## [Source data]
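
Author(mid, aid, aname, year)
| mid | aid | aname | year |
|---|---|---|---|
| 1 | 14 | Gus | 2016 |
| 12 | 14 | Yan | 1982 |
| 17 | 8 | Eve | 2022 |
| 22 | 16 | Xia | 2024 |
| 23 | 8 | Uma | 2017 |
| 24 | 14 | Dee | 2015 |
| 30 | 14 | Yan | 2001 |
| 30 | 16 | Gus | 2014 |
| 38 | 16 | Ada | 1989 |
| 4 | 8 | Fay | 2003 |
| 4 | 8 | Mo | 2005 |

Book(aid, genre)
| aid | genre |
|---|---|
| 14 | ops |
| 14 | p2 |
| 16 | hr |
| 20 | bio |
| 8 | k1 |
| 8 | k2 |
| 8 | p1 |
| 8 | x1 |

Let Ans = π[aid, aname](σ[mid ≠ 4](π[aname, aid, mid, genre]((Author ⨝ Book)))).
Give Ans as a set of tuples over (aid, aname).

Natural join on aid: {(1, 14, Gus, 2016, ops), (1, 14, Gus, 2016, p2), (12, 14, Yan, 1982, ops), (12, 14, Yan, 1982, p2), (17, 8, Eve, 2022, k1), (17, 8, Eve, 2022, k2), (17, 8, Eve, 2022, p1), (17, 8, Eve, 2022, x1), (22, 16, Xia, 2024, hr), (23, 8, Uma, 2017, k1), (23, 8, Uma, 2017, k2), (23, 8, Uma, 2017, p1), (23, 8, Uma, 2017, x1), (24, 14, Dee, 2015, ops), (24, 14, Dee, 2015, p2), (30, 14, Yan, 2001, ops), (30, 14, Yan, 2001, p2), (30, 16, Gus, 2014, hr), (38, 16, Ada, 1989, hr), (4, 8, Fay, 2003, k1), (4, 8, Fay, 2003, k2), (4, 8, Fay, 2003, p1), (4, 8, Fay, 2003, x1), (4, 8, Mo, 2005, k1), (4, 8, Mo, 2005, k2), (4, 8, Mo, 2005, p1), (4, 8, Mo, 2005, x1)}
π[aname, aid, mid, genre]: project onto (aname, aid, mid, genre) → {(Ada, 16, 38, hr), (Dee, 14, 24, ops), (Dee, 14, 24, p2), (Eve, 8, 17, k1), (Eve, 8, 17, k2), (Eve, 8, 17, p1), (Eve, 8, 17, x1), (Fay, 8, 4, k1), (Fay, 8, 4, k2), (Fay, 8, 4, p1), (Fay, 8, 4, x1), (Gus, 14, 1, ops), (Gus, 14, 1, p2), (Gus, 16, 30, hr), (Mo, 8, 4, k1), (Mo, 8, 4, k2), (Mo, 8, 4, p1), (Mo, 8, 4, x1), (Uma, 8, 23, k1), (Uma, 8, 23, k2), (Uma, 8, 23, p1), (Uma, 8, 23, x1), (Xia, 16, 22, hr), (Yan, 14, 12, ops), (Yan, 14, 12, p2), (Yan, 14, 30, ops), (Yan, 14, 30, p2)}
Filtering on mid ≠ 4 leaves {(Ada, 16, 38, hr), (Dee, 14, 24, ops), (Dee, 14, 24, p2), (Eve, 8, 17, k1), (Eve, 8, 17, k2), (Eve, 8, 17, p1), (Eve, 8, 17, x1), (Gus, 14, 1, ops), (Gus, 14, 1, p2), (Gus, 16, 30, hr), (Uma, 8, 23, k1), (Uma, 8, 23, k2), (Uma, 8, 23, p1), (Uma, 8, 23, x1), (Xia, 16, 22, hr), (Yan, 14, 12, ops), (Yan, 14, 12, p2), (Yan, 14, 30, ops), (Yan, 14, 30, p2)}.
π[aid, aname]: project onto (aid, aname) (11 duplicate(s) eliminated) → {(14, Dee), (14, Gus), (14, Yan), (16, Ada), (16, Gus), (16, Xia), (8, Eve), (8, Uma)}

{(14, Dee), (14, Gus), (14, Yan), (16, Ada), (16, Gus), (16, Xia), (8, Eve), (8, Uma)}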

## [Problem description]
Repeat each record above precisely as written.

## [Task solution]
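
Author(mid, aid, aname, year)
| mid | aid | aname | year |
|---|---|---|---|
| 1 | 14 | Gus | 2016 |
| 12 | 14 | Yan | 1982 |
| 17 | 8 | Eve | 2022 |
| 22 | 16 | Xia | 2024 |
| 23 | 8 | Uma | 2017 |
| 24 | 14 | Dee | 2015 |
| 30 | 14 | Yan | 2001 |
| 30 | 16 | Gus | 2014 |
| 38 | 16 | Ada | 1989 |
| 4 | 8 | Fay | 2003 |
| 4 | 8 | Mo | 2005 |

Book(aid, genre)
| aid | genre |
|---|---|
| 14 | ops |
| 14 | p2 |
| 16 | hr |
| 20 | bio |
| 8 | k1 |
| 8 | k2 |
| 8 | p1 |
| 8 | x1 |

Let Ans = π[aid, aname](σ[mid ≠ 4](π[aname, aid, mid, genre]((Author ⨝ Book)))).
Give Ans as a set of tuples over (aid, aname).

Natural join on aid: {(1, 14, Gus, 2016, ops), (1, 14, Gus, 2016, p2), (12, 14, Yan, 1982, ops), (12, 14, Yan, 1982, p2), (17, 8, Eve, 2022, k1), (17, 8, Eve, 2022, k2), (17, 8, Eve, 2022, p1), (17, 8, Eve, 2022, x1), (22, 16, Xia, 2024, hr), (23, 8, Uma, 2017, k1), (23, 8, Uma, 2017, k2), (23, 8, Uma, 2017, p1), (23, 8, Uma, 2017, x1), (24, 14, Dee, 2015, ops), (24, 14, Dee, 2015, p2), (30, 14, Yan, 2001, ops), (30, 14, Yan, 2001, p2), (30, 16, Gus, 2014, hr), (38, 16, Ada, 1989, hr), (4, 8, Fay, 2003, k1), (4, 8, Fay, 2003, k2), (4, 8, Fay, 2003, p1), (4, 8, Fay, 2003, x1), (4, 8, Mo, 2005, k1), (4, 8, Mo, 2005, k2), (4, 8, Mo, 2005, p1), (4, 8, Mo, 2005, x1)}
π[aname, aid, mid, genre]: project onto (aname, aid, mid, genre) → {(Ada, 16, 38, hr), (Dee, 14, 24, ops), (Dee, 14, 24, p2), (Eve, 8, 17, k1), (Eve, 8, 17, k2), (Eve, 8, 17, p1), (Eve, 8, 17, x1), (Fay, 8, 4, k1), (Fay, 8, 4, k2), (Fay, 8, 4, p1), (Fay, 8, 4, x1), (Gus, 14, 1, ops), (Gus, 14, 1, p2), (Gus, 16, 30, hr), (Mo, 8, 4, k1), (Mo, 8, 4, k2), (Mo, 8, 4, p1), (Mo, 8, 4, x1), (Uma, 8, 23, k1), (Uma, 8, 23, k2), (Uma, 8, 23, p1), (Uma, 8, 23, x1), (Xia, 16, 22, hr), (Yan, 14, 12, ops), (Yan, 14, 12, p2), (Yan, 14, 30, ops), (Yan, 14, 30, p2)}
Filtering on mid ≠ 4 leaves {(Ada, 16, 38, hr), (Dee, 14, 24, ops), (Dee, 14, 24, p2), (Eve, 8, 17, k1), (Eve, 8, 17, k2), (Eve, 8, 17, p1), (Eve, 8, 17, x1), (Gus, 14, 1, ops), (Gus, 14, 1, p2), (Gus, 16, 30, hr), (Uma, 8, 23, k1), (Uma, 8, 23, k2), (Uma, 8, 23, p1), (Uma, 8, 23, x1), (Xia, 16, 22, hr), (Yan, 14, 12, ops), (Yan, 14, 12, p2), (Yan, 14, 30, ops), (Yan, 14, 30, p2)}.
π[aid, aname]: project onto (aid, aname) (11 duplicate(s) eliminated) → {(14, Dee), (14, Gus), (14, Yan), (16, Ada), (16, Gus), (16, Xia), (8, Eve), (8, Uma)}

{(14, Dee), (14, Gus), (14, Yan), (16, Ada), (16, Gus), (16, Xia), (8, Eve), (8, Uma)}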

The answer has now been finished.